Assignment - Type out the data below in its entirety, exactly as given.

Input -
· · · · · · ·
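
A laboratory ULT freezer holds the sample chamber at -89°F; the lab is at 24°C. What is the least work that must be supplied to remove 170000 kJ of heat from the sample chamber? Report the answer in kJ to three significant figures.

In absolute terms T_C = 205.93 K and T_H = 297.15 K, so ΔT = 91.22 K.
The reversible limit is COP_R = T_C/ΔT = 2.257, so W_min = Q_C/COP = Q_C·ΔT/T_C.
W_min = 170000 × 91.22/205.93 = 75310 kJ.

75300 kJ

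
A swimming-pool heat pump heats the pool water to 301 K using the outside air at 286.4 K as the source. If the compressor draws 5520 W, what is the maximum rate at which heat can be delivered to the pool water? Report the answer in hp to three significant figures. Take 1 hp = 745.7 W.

153 hp

The reservoir spacing is ΔT = 301 − 286.4 = 14.60 K.
COP_Carnot = T_H/ΔT = 301.00/14.60 = 20.62.
Q̇_max = COP_Carnot × Ẇ = 20.62 × 5520 W = 113800 W = 152.6 hp.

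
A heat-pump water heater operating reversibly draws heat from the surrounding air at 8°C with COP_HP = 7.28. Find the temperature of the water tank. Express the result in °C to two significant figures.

COP_HP = T_H/(T_H − T_C) rearranges to T_H = COP·T_C/(COP − 1).
With T_C = 281.15 K, T_H = 7.28 × 281.15/6.280 = 325.92 K.
Converting, 325.92 K = 52.77°C.

53 °C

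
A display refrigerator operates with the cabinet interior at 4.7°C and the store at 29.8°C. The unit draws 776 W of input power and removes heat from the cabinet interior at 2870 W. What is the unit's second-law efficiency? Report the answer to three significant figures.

0.334

COP_actual = Q̇_C/Ẇ = 2870/776.0 = 3.698.
In absolute terms T_C = 277.85 K and T_H = 302.95 K, so ΔT = 25.10 K.
COP_Carnot = T_C/ΔT = 277.85/25.10 = 11.07.
η_II = COP_actual/COP_Carnot = 3.698/11.07 = 0.3341.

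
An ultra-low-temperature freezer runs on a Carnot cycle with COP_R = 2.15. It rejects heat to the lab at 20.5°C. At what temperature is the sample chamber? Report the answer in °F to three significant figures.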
· · · · · · ·
Response to this exercise -
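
A laboratory ULT freezer holds the sample chamber at -89°F; the lab is at 24°C. What is the least work that must be supplied to remove 170000 kJ of heat from the sample chamber? Report the answer in kJ to three significant figures.

In absolute terms T_C = 205.93 K and T_H = 297.15 K, so ΔT = 91.22 K.
The reversible limit is COP_R = T_C/ΔT = 2.257, so W_min = Q_C/COP = Q_C·ΔT/T_C.
W_min = 170000 × 91.22/205.93 = 75310 kJ.

75300 kJ

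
A swimming-pool heat pump heats the pool water to 301 K using the outside air at 286.4 K as the source. If the compressor draws 5520 W, what is the maximum rate at which heat can be delivered to the pool water? Report the answer in hp to three significant figures. Take 1 hp = 745.7 W.

153 hp

The reservoir spacing is ΔT = 301 − 286.4 = 14.60 K.
COP_Carnot = T_H/ΔT = 301.00/14.60 = 20.62.
Q̇_max = COP_Carnot × Ẇ = 20.62 × 5520 W = 113800 W = 152.6 hp.

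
A heat-pump water heater operating reversibly draws heat from the surrounding air at 8°C with COP_HP = 7.28. Find the temperature of the water tank. Express the result in °C to two significant figures.

COP_HP = T_H/(T_H − T_C) rearranges to T_H = COP·T_C/(COP − 1).
With T_C = 281.15 K, T_H = 7.28 × 281.15/6.280 = 325.92 K.
Converting, 325.92 K = 52.77°C.

53 °C

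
A display refrigerator operates with the cabinet interior at 4.7°C and the store at 29.8°C. The unit draws 776 W of input power and removes heat from the cabinet interior at 2870 W. What is the unit's second-law efficiency? Report the answer to three significant figures.

0.334

COP_actual = Q̇_C/Ẇ = 2870/776.0 = 3.698.
In absolute terms T_C = 277.85 K and T_H = 302.95 K, so ΔT = 25.10 K.
COP_Carnot = T_C/ΔT = 277.85/25.10 = 11.07.
η_II = COP_actual/COP_Carnot = 3.698/11.07 = 0.3341.

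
An ultra-low-temperature freezer runs on a Carnot cycle with COP_R = 2.15. It rejects heat to the lab at 20.5°C. At what temperature is the sample chamber? Report the answer in °F to three significant figures.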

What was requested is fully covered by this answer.